── RECORDS FOR THE TASK
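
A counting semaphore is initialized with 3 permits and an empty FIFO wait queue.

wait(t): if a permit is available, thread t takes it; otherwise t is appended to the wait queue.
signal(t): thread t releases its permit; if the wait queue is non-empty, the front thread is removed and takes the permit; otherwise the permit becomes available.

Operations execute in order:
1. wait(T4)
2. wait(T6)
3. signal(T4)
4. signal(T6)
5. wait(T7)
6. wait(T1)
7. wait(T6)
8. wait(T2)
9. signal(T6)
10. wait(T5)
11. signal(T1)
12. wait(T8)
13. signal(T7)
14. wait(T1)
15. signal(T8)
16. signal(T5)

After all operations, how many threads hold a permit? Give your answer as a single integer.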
────
── RECORDS FOR THE TASK
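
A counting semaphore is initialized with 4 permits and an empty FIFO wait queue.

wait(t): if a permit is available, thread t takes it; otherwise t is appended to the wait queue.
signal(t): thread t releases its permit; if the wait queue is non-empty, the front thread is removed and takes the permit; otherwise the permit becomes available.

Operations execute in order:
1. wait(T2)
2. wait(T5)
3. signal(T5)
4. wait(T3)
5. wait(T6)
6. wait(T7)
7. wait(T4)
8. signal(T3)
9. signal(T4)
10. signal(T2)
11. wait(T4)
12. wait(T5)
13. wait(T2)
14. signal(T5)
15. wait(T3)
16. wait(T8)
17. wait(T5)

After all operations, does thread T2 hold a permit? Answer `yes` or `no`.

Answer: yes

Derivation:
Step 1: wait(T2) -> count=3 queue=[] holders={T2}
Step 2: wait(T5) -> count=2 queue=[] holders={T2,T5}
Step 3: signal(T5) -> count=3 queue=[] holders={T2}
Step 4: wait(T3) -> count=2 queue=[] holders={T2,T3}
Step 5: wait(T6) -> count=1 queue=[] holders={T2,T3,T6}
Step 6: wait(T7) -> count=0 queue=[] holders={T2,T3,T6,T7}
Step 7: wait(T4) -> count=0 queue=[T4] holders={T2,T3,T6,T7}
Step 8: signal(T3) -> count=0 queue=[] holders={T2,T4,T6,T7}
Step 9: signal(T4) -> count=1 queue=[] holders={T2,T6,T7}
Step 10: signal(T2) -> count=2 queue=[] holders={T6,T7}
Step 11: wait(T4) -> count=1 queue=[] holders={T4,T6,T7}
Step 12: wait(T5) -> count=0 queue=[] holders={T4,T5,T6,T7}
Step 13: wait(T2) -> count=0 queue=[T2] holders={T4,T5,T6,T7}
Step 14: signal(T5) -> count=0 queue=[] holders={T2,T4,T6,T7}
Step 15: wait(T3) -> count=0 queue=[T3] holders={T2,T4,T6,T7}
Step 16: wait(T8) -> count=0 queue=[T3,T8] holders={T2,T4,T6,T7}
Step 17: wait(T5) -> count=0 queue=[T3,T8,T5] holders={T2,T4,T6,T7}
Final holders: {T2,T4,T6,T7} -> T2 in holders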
────
── RECORDS FOR THE TASK
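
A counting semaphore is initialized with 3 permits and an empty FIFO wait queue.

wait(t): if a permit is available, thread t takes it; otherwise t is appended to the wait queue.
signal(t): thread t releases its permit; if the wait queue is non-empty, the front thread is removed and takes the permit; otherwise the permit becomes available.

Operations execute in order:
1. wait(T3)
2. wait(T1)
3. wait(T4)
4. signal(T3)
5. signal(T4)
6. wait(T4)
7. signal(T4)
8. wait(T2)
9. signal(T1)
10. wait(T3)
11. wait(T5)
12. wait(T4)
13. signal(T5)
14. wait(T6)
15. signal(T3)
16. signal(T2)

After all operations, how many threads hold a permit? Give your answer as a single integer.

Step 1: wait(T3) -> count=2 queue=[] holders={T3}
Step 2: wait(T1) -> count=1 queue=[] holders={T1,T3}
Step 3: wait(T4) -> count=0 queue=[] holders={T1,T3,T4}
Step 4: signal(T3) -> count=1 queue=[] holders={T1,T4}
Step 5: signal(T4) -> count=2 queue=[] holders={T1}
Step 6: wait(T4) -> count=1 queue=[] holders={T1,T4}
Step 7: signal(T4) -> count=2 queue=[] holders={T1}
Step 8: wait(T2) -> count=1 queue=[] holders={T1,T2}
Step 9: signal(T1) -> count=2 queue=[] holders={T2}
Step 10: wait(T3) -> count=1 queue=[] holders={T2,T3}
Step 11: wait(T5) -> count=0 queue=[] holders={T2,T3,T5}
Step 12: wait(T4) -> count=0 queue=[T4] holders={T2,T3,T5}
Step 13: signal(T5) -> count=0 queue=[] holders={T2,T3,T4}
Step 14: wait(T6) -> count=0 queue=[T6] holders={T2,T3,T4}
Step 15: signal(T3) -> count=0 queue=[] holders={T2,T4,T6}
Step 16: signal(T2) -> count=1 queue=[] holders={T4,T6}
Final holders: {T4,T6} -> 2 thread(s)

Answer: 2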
────
■ TASK DESCRIPTION
Everything in the material above from the line that has "1. wait(T3)" through the line that has "16. signal(T2)" must be duplicated exactly, with no other lines given.

■ TASK RESPONSE
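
1. wait(T3)
2. wait(T1)
3. wait(T4)
4. signal(T3)
5. signal(T4)
6. wait(T4)
7. signal(T4)
8. wait(T2)
9. signal(T1)
10. wait(T3)
11. wait(T5)
12. wait(T4)
13. signal(T5)
14. wait(T6)
15. signal(T3)
16. signal(T2)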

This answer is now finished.